### Task brief
Reproduce all of the data exactly, with no line skipped.

•••••

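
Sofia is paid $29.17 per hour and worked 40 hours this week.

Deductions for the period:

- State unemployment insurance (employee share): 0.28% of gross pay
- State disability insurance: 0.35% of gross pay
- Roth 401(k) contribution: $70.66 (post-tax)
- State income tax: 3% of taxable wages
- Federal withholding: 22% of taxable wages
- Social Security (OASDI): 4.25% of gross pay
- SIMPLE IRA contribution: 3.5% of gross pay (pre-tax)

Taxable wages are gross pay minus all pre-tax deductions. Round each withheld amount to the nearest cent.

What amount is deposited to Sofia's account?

Gross pay: 40 × $29.17 = $1166.80
SIMPLE IRA contribution: $1166.80 × 0.035 = $40.84
Taxable wages = $1166.80 − $40.84 = $1125.96
State income tax: $1125.96 × 0.03 = $33.78
Federal withholding: $1125.96 × 0.22 = $247.71
State disability insurance: $1166.80 × 0.0035 = $4.08
State unemployment insurance (employee share): $1166.80 × 0.0028 = $3.27
Social Security (OASDI): $1166.80 × 0.0425 = $49.59
Roth 401(k) contribution: $70.66
Total deductions = $40.84 + $33.78 + $247.71 + $4.08 + $3.27 + $49.59 + $70.66 = $449.93
Net pay = $1166.80 − $449.93 = $716.87

$716.87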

•••••

### Response for this exercise
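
Sofia is paid $29.17 per hour and worked 40 hours this week.

Deductions for the period:

- State unemployment insurance (employee share): 0.28% of gross pay
- State disability insurance: 0.35% of gross pay
- Roth 401(k) contribution: $70.66 (post-tax)
- State income tax: 3% of taxable wages
- Federal withholding: 22% of taxable wages
- Social Security (OASDI): 4.25% of gross pay
- SIMPLE IRA contribution: 3.5% of gross pay (pre-tax)

Taxable wages are gross pay minus all pre-tax deductions. Round each withheld amount to the nearest cent.

What amount is deposited to Sofia's account?

Gross pay: 40 × $29.17 = $1166.80
SIMPLE IRA contribution: $1166.80 × 0.035 = $40.84
Taxable wages = $1166.80 − $40.84 = $1125.96
State income tax: $1125.96 × 0.03 = $33.78
Federal withholding: $1125.96 × 0.22 = $247.71
State disability insurance: $1166.80 × 0.0035 = $4.08
State unemployment insurance (employee share): $1166.80 × 0.0028 = $3.27
Social Security (OASDI): $1166.80 × 0.0425 = $49.59
Roth 401(k) contribution: $70.66
Total deductions = $40.84 + $33.78 + $247.71 + $4.08 + $3.27 + $49.59 + $70.66 = $449.93
Net pay = $1166.80 − $449.93 = $716.87

$716.87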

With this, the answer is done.